▶ _Your goal_
Return all of the entries below exactly as they are given.

[[ Working data open ]]

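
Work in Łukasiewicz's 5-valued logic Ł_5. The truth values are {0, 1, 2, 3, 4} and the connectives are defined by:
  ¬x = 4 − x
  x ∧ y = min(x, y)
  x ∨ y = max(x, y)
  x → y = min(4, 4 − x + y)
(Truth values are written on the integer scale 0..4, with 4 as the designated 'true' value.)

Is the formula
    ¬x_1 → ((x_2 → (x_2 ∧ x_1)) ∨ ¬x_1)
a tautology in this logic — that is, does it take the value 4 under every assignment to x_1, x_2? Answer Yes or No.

Yes

At x_1 = 0, x_2 = 1, for instance:
¬x_1 = ¬0 = 4
x_2 ∧ x_1 = 1 ∧ 0 = 0
x_2 → (x_2 ∧ x_1) = 1 → 0 = 3
(x_2 → (x_2 ∧ x_1)) ∨ ¬x_1 = 3 ∨ 4 = 4
¬x_1 → ((x_2 → (x_2 ∧ x_1)) ∨ ¬x_1) = 4 → 4 = 4
and checking the remaining 24 assignments likewise gives ≥ 4 in every case.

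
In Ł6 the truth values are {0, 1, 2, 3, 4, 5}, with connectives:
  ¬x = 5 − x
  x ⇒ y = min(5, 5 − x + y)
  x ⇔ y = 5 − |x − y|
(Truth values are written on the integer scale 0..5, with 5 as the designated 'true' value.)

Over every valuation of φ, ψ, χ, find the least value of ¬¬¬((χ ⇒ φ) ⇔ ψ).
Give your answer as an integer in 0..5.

Take φ = 0, ψ = 0, χ = 5:
χ ⇒ φ = 5 ⇒ 0 = 0
(χ ⇒ φ) ⇔ ψ = 0 ⇔ 0 = 5
¬((χ ⇒ φ) ⇔ ψ) = ¬5 = 0
¬¬((χ ⇒ φ) ⇔ ψ) = ¬0 = 5
¬¬¬((χ ⇒ φ) ⇔ ψ) = ¬5 = 0
No assignment yields a value below 0, so this is the minimum.

0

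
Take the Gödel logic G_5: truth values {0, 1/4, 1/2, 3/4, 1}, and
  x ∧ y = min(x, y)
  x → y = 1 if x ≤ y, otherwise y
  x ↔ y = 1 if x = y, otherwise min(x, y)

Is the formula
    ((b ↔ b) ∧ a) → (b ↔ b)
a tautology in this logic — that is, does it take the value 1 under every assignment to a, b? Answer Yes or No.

At a = 1/4, b = 3/4, for instance:
b ↔ b = 3/4 ↔ 3/4 = 1
(b ↔ b) ∧ a = 1 ∧ 1/4 = 1/4
((b ↔ b) ∧ a) → (b ↔ b) = 1/4 → 1 = 1
and checking the remaining 24 assignments likewise gives ≥ 1 in every case.

Yes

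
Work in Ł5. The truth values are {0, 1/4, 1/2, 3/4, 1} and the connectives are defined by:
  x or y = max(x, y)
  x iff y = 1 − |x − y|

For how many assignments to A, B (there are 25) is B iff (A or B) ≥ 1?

15

value 1: 15 assignments (counts)
value 3/4: 4 assignments
value 1/2: 3 assignments
value 1/4: 2 assignments
value 0: 1 assignment
So 15 of the 25 assignments meet the threshold.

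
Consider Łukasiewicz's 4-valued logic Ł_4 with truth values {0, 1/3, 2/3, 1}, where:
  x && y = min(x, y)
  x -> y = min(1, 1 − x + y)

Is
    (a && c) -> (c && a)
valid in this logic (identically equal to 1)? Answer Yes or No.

a = 0, c = 0 ↦ 1
a = 0, c = 1/3 ↦ 1
a = 0, c = 2/3 ↦ 1
a = 0, c = 1 ↦ 1
a = 1/3, c = 0 ↦ 1
a = 1/3, c = 1/3 ↦ 1
a = 1/3, c = 2/3 ↦ 1
a = 1/3, c = 1 ↦ 1
a = 2/3, c = 0 ↦ 1
a = 2/3, c = 1/3 ↦ 1
a = 2/3, c = 2/3 ↦ 1
a = 2/3, c = 1 ↦ 1
a = 1, c = 0 ↦ 1
a = 1, c = 1/3 ↦ 1
a = 1, c = 2/3 ↦ 1
a = 1, c = 1 ↦ 1
Every assignment gives a value ≥ 1.

Yes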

[[ Working data closed ]]

▶ _The answer_
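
Work in Łukasiewicz's 5-valued logic Ł_5. The truth values are {0, 1, 2, 3, 4} and the connectives are defined by:
  ¬x = 4 − x
  x ∧ y = min(x, y)
  x ∨ y = max(x, y)
  x → y = min(4, 4 − x + y)
(Truth values are written on the integer scale 0..4, with 4 as the designated 'true' value.)

Is the formula
    ¬x_1 → ((x_2 → (x_2 ∧ x_1)) ∨ ¬x_1)
a tautology in this logic — that is, does it take the value 4 under every assignment to x_1, x_2? Answer Yes or No.

Yes

At x_1 = 0, x_2 = 1, for instance:
¬x_1 = ¬0 = 4
x_2 ∧ x_1 = 1 ∧ 0 = 0
x_2 → (x_2 ∧ x_1) = 1 → 0 = 3
(x_2 → (x_2 ∧ x_1)) ∨ ¬x_1 = 3 ∨ 4 = 4
¬x_1 → ((x_2 → (x_2 ∧ x_1)) ∨ ¬x_1) = 4 → 4 = 4
and checking the remaining 24 assignments likewise gives ≥ 4 in every case.

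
In Ł6 the truth values are {0, 1, 2, 3, 4, 5}, with connectives:
  ¬x = 5 − x
  x ⇒ y = min(5, 5 − x + y)
  x ⇔ y = 5 − |x − y|
(Truth values are written on the integer scale 0..5, with 5 as the designated 'true' value.)

Over every valuation of φ, ψ, χ, find the least value of ¬¬¬((χ ⇒ φ) ⇔ ψ).
Give your answer as an integer in 0..5.

Take φ = 0, ψ = 0, χ = 5:
χ ⇒ φ = 5 ⇒ 0 = 0
(χ ⇒ φ) ⇔ ψ = 0 ⇔ 0 = 5
¬((χ ⇒ φ) ⇔ ψ) = ¬5 = 0
¬¬((χ ⇒ φ) ⇔ ψ) = ¬0 = 5
¬¬¬((χ ⇒ φ) ⇔ ψ) = ¬5 = 0
No assignment yields a value below 0, so this is the minimum.

0

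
Take the Gödel logic G_5: truth values {0, 1/4, 1/2, 3/4, 1}, and
  x ∧ y = min(x, y)
  x → y = 1 if x ≤ y, otherwise y
  x ↔ y = 1 if x = y, otherwise min(x, y)

Is the formula
    ((b ↔ b) ∧ a) → (b ↔ b)
a tautology in this logic — that is, does it take the value 1 under every assignment to a, b? Answer Yes or No.

At a = 1/4, b = 3/4, for instance:
b ↔ b = 3/4 ↔ 3/4 = 1
(b ↔ b) ∧ a = 1 ∧ 1/4 = 1/4
((b ↔ b) ∧ a) → (b ↔ b) = 1/4 → 1 = 1
and checking the remaining 24 assignments likewise gives ≥ 1 in every case.

Yes

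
Work in Ł5. The truth values are {0, 1/4, 1/2, 3/4, 1} and the connectives are defined by:
  x or y = max(x, y)
  x iff y = 1 − |x − y|

For how many assignments to A, B (there are 25) is B iff (A or B) ≥ 1?

15

value 1: 15 assignments (counts)
value 3/4: 4 assignments
value 1/2: 3 assignments
value 1/4: 2 assignments
value 0: 1 assignment
So 15 of the 25 assignments meet the threshold.

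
Consider Łukasiewicz's 4-valued logic Ł_4 with truth values {0, 1/3, 2/3, 1}, where:
  x && y = min(x, y)
  x -> y = min(1, 1 − x + y)

Is
    (a && c) -> (c && a)
valid in this logic (identically equal to 1)? Answer Yes or No.

a = 0, c = 0 ↦ 1
a = 0, c = 1/3 ↦ 1
a = 0, c = 2/3 ↦ 1
a = 0, c = 1 ↦ 1
a = 1/3, c = 0 ↦ 1
a = 1/3, c = 1/3 ↦ 1
a = 1/3, c = 2/3 ↦ 1
a = 1/3, c = 1 ↦ 1
a = 2/3, c = 0 ↦ 1
a = 2/3, c = 1/3 ↦ 1
a = 2/3, c = 2/3 ↦ 1
a = 2/3, c = 1 ↦ 1
a = 1, c = 0 ↦ 1
a = 1, c = 1/3 ↦ 1
a = 1, c = 2/3 ↦ 1
a = 1, c = 1 ↦ 1
Every assignment gives a value ≥ 1.

Yes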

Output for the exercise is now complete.